*Work to complete*
Copy verbatim the block of lines in the entries below whose first line contains "-3$. What is" and whose last line contains "Answer: -926". Leave out all other lines.

Start of Input

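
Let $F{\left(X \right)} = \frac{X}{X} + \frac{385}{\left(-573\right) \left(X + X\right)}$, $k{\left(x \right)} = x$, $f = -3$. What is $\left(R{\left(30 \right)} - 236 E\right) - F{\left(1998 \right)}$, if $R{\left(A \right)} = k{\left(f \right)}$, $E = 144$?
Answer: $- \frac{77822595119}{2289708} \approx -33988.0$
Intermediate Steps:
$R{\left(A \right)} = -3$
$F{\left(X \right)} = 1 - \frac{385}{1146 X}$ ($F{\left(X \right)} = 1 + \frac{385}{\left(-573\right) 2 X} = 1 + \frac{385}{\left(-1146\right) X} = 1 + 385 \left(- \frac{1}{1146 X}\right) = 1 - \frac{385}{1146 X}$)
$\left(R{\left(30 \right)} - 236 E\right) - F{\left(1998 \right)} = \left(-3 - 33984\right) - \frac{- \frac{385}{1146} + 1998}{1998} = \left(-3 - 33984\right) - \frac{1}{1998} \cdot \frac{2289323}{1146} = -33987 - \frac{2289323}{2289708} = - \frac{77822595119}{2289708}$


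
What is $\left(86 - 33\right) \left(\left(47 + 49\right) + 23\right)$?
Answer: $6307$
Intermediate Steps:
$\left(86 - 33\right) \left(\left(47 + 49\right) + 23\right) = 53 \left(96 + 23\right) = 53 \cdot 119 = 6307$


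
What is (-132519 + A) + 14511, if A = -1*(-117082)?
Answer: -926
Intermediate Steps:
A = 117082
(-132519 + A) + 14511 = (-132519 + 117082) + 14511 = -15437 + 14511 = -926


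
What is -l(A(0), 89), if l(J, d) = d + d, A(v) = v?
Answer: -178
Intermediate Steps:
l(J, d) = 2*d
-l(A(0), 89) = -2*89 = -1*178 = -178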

End of Input
Start of Input

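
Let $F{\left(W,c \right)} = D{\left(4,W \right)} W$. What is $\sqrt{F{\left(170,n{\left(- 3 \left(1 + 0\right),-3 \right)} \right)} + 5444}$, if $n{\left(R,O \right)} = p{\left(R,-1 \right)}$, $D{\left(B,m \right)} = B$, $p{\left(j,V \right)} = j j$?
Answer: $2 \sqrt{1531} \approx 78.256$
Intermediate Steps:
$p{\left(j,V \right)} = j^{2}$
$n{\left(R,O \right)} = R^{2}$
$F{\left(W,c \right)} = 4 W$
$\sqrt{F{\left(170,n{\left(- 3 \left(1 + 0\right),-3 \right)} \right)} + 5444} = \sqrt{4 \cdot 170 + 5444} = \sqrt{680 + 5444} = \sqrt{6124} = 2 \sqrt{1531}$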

End of Input

*Reply to the task*
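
Let $F{\left(X \right)} = \frac{X}{X} + \frac{385}{\left(-573\right) \left(X + X\right)}$, $k{\left(x \right)} = x$, $f = -3$. What is $\left(R{\left(30 \right)} - 236 E\right) - F{\left(1998 \right)}$, if $R{\left(A \right)} = k{\left(f \right)}$, $E = 144$?
Answer: $- \frac{77822595119}{2289708} \approx -33988.0$
Intermediate Steps:
$R{\left(A \right)} = -3$
$F{\left(X \right)} = 1 - \frac{385}{1146 X}$ ($F{\left(X \right)} = 1 + \frac{385}{\left(-573\right) 2 X} = 1 + \frac{385}{\left(-1146\right) X} = 1 + 385 \left(- \frac{1}{1146 X}\right) = 1 - \frac{385}{1146 X}$)
$\left(R{\left(30 \right)} - 236 E\right) - F{\left(1998 \right)} = \left(-3 - 33984\right) - \frac{- \frac{385}{1146} + 1998}{1998} = \left(-3 - 33984\right) - \frac{1}{1998} \cdot \frac{2289323}{1146} = -33987 - \frac{2289323}{2289708} = - \frac{77822595119}{2289708}$


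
What is $\left(86 - 33\right) \left(\left(47 + 49\right) + 23\right)$?
Answer: $6307$
Intermediate Steps:
$\left(86 - 33\right) \left(\left(47 + 49\right) + 23\right) = 53 \left(96 + 23\right) = 53 \cdot 119 = 6307$


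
What is (-132519 + A) + 14511, if A = -1*(-117082)?
Answer: -926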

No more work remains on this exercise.